## [Data records]
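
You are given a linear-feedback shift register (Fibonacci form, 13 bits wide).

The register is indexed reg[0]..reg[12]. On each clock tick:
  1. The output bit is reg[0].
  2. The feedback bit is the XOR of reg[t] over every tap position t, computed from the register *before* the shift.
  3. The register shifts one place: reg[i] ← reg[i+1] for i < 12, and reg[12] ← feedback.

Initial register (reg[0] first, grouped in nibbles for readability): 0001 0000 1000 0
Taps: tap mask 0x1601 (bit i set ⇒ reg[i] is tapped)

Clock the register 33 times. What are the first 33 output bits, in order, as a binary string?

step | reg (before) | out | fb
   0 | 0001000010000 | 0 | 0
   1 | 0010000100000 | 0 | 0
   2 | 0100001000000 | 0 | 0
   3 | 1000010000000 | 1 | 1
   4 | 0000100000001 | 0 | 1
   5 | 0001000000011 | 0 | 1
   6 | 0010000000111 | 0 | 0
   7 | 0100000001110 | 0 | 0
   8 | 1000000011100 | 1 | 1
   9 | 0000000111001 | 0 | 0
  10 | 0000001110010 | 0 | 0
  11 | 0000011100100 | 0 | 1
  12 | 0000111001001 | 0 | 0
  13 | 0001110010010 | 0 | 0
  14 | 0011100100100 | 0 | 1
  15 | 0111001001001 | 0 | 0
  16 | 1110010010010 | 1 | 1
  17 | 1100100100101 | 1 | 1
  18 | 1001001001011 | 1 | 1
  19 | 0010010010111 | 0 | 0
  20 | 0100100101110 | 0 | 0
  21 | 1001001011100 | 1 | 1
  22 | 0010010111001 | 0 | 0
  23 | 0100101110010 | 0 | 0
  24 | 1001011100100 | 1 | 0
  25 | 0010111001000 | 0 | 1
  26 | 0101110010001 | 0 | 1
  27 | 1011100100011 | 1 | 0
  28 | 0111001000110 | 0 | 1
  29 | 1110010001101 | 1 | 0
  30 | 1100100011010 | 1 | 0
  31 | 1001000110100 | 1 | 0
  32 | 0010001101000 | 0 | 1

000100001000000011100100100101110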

## [Your instructions]
Please print verbatim each line from the first line of the entries above to the line that contains "Taps: tap mask", inclusive, and nothing more.

## [Reply]
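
You are given a linear-feedback shift register (Fibonacci form, 13 bits wide).

The register is indexed reg[0]..reg[12]. On each clock tick:
  1. The output bit is reg[0].
  2. The feedback bit is the XOR of reg[t] over every tap position t, computed from the register *before* the shift.
  3. The register shifts one place: reg[i] ← reg[i+1] for i < 12, and reg[12] ← feedback.

Initial register (reg[0] first, grouped in nibbles for readability): 0001 0000 1000 0
Taps: tap mask 0x1601 (bit i set ⇒ reg[i] is tapped)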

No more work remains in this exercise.